Collected data:
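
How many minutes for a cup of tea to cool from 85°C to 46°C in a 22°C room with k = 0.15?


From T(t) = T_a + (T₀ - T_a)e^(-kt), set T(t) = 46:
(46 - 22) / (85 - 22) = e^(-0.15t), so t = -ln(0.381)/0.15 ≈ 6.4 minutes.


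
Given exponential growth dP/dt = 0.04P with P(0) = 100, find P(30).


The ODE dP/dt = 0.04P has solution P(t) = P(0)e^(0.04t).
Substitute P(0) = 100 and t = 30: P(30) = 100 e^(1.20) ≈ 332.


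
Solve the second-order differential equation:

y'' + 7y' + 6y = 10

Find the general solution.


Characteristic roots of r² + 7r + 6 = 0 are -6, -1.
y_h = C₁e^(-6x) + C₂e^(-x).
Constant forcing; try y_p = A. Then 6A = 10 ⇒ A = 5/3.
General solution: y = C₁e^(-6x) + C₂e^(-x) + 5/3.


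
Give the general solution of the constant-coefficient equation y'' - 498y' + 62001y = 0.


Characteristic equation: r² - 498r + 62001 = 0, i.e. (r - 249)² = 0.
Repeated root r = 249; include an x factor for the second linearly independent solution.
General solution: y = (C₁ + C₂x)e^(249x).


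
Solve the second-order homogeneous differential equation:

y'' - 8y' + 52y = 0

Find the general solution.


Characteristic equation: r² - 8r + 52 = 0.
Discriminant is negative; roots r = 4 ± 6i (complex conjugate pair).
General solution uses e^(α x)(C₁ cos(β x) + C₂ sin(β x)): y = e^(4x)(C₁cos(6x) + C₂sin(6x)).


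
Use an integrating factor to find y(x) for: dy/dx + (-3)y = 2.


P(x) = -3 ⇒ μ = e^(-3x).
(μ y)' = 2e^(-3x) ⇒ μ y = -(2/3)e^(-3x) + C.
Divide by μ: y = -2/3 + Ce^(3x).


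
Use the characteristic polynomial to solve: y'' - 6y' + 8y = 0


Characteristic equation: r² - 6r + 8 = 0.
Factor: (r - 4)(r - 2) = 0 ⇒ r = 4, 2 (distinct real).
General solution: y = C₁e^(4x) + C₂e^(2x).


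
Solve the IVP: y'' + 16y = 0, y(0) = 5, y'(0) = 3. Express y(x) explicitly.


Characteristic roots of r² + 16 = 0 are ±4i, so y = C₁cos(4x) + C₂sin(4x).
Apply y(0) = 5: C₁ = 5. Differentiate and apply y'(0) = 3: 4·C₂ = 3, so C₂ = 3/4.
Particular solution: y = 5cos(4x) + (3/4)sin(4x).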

* * *

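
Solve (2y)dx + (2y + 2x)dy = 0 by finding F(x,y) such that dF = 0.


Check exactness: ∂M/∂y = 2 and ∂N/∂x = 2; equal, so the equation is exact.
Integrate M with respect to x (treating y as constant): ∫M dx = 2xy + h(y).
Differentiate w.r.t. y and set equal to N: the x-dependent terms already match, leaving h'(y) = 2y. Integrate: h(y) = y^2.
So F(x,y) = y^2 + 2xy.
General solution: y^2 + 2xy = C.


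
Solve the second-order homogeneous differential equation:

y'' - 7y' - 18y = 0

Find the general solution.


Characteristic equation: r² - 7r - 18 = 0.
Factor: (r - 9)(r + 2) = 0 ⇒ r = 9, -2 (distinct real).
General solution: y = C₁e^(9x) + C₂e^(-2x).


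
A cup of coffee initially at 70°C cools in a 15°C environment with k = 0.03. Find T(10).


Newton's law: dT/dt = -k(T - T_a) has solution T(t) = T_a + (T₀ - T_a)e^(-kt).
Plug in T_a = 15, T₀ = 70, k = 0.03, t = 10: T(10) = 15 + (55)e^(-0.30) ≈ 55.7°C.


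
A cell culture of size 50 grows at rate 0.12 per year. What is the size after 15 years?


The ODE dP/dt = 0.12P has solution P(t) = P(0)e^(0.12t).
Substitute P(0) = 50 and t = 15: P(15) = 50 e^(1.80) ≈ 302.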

---

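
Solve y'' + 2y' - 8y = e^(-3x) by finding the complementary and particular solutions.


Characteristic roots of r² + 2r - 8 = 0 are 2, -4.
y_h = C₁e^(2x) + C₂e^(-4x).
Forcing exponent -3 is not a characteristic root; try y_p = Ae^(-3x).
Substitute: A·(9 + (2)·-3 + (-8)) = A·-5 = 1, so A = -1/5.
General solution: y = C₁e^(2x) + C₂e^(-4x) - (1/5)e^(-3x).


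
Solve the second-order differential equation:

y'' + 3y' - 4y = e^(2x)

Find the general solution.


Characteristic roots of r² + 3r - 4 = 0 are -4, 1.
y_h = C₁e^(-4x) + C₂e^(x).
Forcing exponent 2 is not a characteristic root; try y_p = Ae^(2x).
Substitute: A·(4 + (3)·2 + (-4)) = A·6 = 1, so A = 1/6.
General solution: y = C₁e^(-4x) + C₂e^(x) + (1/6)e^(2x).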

### REQUIRED ACTION
Scan the records above for the lines holding "How many minutes" and "y'' + 7y' + 6y = 10". Transcribe those two and every line between them word for word, and no others.

### OUTPUT FOR THIS TASK
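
How many minutes for a cup of tea to cool from 85°C to 46°C in a 22°C room with k = 0.15?


From T(t) = T_a + (T₀ - T_a)e^(-kt), set T(t) = 46:
(46 - 22) / (85 - 22) = e^(-0.15t), so t = -ln(0.381)/0.15 ≈ 6.4 minutes.


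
Given exponential growth dP/dt = 0.04P with P(0) = 100, find P(30).


The ODE dP/dt = 0.04P has solution P(t) = P(0)e^(0.04t).
Substitute P(0) = 100 and t = 30: P(30) = 100 e^(1.20) ≈ 332.


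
Solve the second-order differential equation:

y'' + 7y' + 6y = 10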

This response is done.